▶ _DIRECTIONS FOR THIS TASK_: Output exactly what appears from the line containing "10. seek(+3, CUR)" to the end of the data below, and nothing more.
* * *
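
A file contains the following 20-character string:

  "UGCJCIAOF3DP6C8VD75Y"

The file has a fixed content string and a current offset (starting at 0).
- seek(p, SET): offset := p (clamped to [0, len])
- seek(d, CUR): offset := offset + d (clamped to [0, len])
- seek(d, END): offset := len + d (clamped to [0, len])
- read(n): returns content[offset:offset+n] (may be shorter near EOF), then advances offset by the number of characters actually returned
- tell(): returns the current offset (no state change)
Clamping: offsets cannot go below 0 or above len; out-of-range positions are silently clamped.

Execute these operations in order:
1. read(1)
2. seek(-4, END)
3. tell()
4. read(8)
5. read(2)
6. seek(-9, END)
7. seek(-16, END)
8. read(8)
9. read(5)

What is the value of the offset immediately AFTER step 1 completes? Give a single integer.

Answer: 1

Derivation:
After 1 (read(1)): returned 'U', offset=1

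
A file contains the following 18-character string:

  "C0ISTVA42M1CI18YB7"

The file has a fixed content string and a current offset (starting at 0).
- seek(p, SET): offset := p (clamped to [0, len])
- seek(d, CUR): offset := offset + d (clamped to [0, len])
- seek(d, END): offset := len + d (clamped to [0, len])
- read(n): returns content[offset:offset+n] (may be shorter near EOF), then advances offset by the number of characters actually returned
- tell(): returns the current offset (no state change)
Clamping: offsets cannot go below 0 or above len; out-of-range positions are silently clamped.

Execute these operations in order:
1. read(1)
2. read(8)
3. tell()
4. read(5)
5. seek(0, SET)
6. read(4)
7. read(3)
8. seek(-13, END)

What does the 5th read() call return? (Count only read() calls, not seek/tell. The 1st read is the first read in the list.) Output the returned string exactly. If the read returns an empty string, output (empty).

Answer: TVA

Derivation:
After 1 (read(1)): returned 'C', offset=1
After 2 (read(8)): returned '0ISTVA42', offset=9
After 3 (tell()): offset=9
After 4 (read(5)): returned 'M1CI1', offset=14
After 5 (seek(0, SET)): offset=0
After 6 (read(4)): returned 'C0IS', offset=4
After 7 (read(3)): returned 'TVA', offset=7
After 8 (seek(-13, END)): offset=5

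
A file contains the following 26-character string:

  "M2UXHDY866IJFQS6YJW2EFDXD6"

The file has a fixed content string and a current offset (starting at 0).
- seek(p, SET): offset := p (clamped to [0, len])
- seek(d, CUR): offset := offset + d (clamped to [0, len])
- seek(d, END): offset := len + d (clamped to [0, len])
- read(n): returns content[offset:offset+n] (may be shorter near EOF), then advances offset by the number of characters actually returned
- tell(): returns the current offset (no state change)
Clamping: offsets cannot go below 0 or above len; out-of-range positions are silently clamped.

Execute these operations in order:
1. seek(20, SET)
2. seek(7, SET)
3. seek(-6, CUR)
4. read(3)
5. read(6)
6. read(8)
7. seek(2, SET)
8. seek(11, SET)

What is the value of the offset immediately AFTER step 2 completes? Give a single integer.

After 1 (seek(20, SET)): offset=20
After 2 (seek(7, SET)): offset=7

Answer: 7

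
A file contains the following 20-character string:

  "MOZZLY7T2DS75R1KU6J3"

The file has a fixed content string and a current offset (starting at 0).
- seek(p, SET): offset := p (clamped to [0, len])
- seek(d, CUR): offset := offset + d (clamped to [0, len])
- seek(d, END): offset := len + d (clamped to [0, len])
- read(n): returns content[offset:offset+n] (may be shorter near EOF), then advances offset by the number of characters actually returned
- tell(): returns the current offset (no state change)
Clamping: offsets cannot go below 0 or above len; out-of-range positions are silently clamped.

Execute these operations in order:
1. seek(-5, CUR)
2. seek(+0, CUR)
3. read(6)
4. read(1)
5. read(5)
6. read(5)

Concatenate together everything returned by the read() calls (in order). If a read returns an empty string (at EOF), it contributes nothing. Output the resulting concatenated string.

After 1 (seek(-5, CUR)): offset=0
After 2 (seek(+0, CUR)): offset=0
After 3 (read(6)): returned 'MOZZLY', offset=6
After 4 (read(1)): returned '7', offset=7
After 5 (read(5)): returned 'T2DS7', offset=12
After 6 (read(5)): returned '5R1KU', offset=17

Answer: MOZZLY7T2DS75R1KU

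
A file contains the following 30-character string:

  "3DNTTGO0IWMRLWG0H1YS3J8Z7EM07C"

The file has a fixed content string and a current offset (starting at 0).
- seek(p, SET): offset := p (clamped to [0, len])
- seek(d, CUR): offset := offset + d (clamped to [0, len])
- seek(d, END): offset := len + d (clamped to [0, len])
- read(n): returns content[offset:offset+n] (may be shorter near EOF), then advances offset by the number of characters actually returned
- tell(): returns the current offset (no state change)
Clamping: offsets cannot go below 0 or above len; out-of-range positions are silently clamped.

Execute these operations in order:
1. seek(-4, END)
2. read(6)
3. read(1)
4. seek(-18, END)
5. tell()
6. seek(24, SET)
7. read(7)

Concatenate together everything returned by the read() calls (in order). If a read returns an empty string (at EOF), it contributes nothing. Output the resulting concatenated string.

Answer: M07C7EM07C

Derivation:
After 1 (seek(-4, END)): offset=26
After 2 (read(6)): returned 'M07C', offset=30
After 3 (read(1)): returned '', offset=30
After 4 (seek(-18, END)): offset=12
After 5 (tell()): offset=12
After 6 (seek(24, SET)): offset=24
After 7 (read(7)): returned '7EM07C', offset=30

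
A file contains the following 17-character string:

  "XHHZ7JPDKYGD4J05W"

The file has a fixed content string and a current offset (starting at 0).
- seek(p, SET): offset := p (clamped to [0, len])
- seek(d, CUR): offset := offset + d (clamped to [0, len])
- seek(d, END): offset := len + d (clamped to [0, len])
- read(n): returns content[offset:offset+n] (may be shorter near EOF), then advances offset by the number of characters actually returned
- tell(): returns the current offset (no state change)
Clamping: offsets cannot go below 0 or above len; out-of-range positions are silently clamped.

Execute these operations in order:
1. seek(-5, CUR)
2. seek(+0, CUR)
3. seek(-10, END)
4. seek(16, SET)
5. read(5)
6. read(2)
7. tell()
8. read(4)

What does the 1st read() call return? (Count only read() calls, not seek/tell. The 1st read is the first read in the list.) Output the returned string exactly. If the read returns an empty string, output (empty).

Answer: W

Derivation:
After 1 (seek(-5, CUR)): offset=0
After 2 (seek(+0, CUR)): offset=0
After 3 (seek(-10, END)): offset=7
After 4 (seek(16, SET)): offset=16
After 5 (read(5)): returned 'W', offset=17
After 6 (read(2)): returned '', offset=17
After 7 (tell()): offset=17
After 8 (read(4)): returned '', offset=17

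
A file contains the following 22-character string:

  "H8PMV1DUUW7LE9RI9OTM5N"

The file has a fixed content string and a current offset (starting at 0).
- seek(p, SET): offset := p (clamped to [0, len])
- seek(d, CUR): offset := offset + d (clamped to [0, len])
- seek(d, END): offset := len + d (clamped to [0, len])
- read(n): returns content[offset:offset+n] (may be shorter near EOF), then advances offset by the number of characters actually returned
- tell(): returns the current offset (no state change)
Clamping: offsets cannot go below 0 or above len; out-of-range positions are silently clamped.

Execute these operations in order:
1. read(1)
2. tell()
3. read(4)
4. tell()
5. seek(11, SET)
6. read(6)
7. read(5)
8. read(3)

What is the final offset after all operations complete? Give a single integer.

Answer: 22

Derivation:
After 1 (read(1)): returned 'H', offset=1
After 2 (tell()): offset=1
After 3 (read(4)): returned '8PMV', offset=5
After 4 (tell()): offset=5
After 5 (seek(11, SET)): offset=11
After 6 (read(6)): returned 'LE9RI9', offset=17
After 7 (read(5)): returned 'OTM5N', offset=22
After 8 (read(3)): returned '', offset=22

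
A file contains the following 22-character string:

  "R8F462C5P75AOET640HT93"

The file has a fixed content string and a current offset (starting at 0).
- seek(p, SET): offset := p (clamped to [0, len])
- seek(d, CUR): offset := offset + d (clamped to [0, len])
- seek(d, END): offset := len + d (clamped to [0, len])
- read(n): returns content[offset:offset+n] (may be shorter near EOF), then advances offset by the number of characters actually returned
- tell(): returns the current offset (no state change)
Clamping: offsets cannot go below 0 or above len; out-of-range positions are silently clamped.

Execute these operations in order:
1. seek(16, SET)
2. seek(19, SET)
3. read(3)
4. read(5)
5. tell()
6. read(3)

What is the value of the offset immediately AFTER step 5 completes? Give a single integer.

Answer: 22

Derivation:
After 1 (seek(16, SET)): offset=16
After 2 (seek(19, SET)): offset=19
After 3 (read(3)): returned 'T93', offset=22
After 4 (read(5)): returned '', offset=22
After 5 (tell()): offset=22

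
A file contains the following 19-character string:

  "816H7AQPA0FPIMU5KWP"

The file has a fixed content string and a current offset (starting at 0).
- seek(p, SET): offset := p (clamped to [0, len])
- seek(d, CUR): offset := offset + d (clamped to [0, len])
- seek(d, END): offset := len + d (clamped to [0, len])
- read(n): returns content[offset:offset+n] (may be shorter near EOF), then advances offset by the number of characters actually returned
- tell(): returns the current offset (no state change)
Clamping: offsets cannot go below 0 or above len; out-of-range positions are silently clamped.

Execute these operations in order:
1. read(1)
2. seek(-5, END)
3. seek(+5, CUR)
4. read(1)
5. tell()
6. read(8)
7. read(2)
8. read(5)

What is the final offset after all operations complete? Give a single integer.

After 1 (read(1)): returned '8', offset=1
After 2 (seek(-5, END)): offset=14
After 3 (seek(+5, CUR)): offset=19
After 4 (read(1)): returned '', offset=19
After 5 (tell()): offset=19
After 6 (read(8)): returned '', offset=19
After 7 (read(2)): returned '', offset=19
After 8 (read(5)): returned '', offset=19

Answer: 19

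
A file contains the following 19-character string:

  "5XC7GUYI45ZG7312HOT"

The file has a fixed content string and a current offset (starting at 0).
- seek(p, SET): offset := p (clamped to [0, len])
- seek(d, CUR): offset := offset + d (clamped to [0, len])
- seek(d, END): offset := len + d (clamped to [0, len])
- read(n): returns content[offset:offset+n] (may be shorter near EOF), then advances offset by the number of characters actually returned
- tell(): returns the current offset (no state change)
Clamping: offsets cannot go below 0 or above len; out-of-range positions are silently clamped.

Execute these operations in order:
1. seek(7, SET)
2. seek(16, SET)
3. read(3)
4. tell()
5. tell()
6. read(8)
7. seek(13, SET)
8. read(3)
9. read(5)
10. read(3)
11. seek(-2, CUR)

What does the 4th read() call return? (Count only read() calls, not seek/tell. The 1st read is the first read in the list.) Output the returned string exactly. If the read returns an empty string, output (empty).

Answer: HOT

Derivation:
After 1 (seek(7, SET)): offset=7
After 2 (seek(16, SET)): offset=16
After 3 (read(3)): returned 'HOT', offset=19
After 4 (tell()): offset=19
After 5 (tell()): offset=19
After 6 (read(8)): returned '', offset=19
After 7 (seek(13, SET)): offset=13
After 8 (read(3)): returned '312', offset=16
After 9 (read(5)): returned 'HOT', offset=19
After 10 (read(3)): returned '', offset=19
After 11 (seek(-2, CUR)): offset=17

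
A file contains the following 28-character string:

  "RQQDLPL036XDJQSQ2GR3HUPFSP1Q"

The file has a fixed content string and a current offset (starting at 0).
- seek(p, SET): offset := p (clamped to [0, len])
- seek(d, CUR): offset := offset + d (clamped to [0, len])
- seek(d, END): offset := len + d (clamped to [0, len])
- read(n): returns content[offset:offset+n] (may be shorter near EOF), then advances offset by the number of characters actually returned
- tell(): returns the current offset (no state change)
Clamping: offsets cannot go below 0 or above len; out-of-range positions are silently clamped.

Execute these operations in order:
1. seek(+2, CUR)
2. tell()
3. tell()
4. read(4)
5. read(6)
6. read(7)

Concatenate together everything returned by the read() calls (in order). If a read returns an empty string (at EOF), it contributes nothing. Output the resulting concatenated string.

After 1 (seek(+2, CUR)): offset=2
After 2 (tell()): offset=2
After 3 (tell()): offset=2
After 4 (read(4)): returned 'QDLP', offset=6
After 5 (read(6)): returned 'L036XD', offset=12
After 6 (read(7)): returned 'JQSQ2GR', offset=19

Answer: QDLPL036XDJQSQ2GR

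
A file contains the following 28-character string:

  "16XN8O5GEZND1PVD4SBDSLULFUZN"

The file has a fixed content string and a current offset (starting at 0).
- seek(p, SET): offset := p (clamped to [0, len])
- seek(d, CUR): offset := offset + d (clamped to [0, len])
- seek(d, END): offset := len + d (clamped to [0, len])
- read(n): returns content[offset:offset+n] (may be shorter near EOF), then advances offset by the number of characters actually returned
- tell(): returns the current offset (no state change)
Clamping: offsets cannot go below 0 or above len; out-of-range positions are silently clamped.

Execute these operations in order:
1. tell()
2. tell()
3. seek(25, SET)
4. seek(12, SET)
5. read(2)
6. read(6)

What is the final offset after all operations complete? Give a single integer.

After 1 (tell()): offset=0
After 2 (tell()): offset=0
After 3 (seek(25, SET)): offset=25
After 4 (seek(12, SET)): offset=12
After 5 (read(2)): returned '1P', offset=14
After 6 (read(6)): returned 'VD4SBD', offset=20

Answer: 20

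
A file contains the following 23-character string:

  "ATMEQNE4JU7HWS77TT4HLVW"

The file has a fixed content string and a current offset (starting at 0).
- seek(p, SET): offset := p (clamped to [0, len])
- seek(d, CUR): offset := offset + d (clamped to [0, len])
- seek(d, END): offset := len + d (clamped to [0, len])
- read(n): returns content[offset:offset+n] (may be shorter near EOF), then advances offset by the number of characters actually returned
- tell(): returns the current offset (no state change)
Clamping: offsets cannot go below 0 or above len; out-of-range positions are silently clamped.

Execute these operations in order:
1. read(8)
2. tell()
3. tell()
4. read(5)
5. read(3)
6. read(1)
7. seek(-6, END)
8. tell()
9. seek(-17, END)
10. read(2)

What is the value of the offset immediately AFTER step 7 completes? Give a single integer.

After 1 (read(8)): returned 'ATMEQNE4', offset=8
After 2 (tell()): offset=8
After 3 (tell()): offset=8
After 4 (read(5)): returned 'JU7HW', offset=13
After 5 (read(3)): returned 'S77', offset=16
After 6 (read(1)): returned 'T', offset=17
After 7 (seek(-6, END)): offset=17

Answer: 17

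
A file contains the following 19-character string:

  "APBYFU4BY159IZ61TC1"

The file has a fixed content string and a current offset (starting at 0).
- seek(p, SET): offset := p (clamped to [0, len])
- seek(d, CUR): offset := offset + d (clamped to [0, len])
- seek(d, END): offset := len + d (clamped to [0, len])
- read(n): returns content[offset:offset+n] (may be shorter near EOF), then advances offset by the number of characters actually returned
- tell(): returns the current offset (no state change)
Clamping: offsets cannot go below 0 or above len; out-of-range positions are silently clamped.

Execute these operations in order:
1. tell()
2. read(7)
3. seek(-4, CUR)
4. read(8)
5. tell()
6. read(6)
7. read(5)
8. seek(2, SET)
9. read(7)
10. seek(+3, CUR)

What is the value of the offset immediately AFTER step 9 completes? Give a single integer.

Answer: 9

Derivation:
After 1 (tell()): offset=0
After 2 (read(7)): returned 'APBYFU4', offset=7
After 3 (seek(-4, CUR)): offset=3
After 4 (read(8)): returned 'YFU4BY15', offset=11
After 5 (tell()): offset=11
After 6 (read(6)): returned '9IZ61T', offset=17
After 7 (read(5)): returned 'C1', offset=19
After 8 (seek(2, SET)): offset=2
After 9 (read(7)): returned 'BYFU4BY', offset=9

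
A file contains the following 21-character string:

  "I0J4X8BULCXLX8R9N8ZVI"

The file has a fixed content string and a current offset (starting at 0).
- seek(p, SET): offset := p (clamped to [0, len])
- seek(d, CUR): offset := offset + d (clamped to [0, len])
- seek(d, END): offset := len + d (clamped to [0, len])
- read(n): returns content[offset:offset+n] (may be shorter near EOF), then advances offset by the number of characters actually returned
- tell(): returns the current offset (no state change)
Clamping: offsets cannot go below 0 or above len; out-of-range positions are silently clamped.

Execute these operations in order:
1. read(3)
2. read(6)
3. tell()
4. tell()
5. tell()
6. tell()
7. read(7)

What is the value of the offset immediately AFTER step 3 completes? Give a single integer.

After 1 (read(3)): returned 'I0J', offset=3
After 2 (read(6)): returned '4X8BUL', offset=9
After 3 (tell()): offset=9

Answer: 9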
* * *
▶ _SOLUTION TO THE EXERCISE_:
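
10. seek(+3, CUR)

What is the value of the offset immediately AFTER step 9 completes? Give a single integer.

Answer: 9

Derivation:
After 1 (tell()): offset=0
After 2 (read(7)): returned 'APBYFU4', offset=7
After 3 (seek(-4, CUR)): offset=3
After 4 (read(8)): returned 'YFU4BY15', offset=11
After 5 (tell()): offset=11
After 6 (read(6)): returned '9IZ61T', offset=17
After 7 (read(5)): returned 'C1', offset=19
After 8 (seek(2, SET)): offset=2
After 9 (read(7)): returned 'BYFU4BY', offset=9

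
A file contains the following 21-character string:

  "I0J4X8BULCXLX8R9N8ZVI"

The file has a fixed content string and a current offset (starting at 0).
- seek(p, SET): offset := p (clamped to [0, len])
- seek(d, CUR): offset := offset + d (clamped to [0, len])
- seek(d, END): offset := len + d (clamped to [0, len])
- read(n): returns content[offset:offset+n] (may be shorter near EOF), then advances offset by the number of characters actually returned
- tell(): returns the current offset (no state change)
Clamping: offsets cannot go below 0 or above len; out-of-range positions are silently clamped.

Execute these operations in order:
1. read(3)
2. read(6)
3. tell()
4. tell()
5. tell()
6. tell()
7. read(7)

What is the value of the offset immediately AFTER step 3 completes? Give a single integer.

After 1 (read(3)): returned 'I0J', offset=3
After 2 (read(6)): returned '4X8BUL', offset=9
After 3 (tell()): offset=9

Answer: 9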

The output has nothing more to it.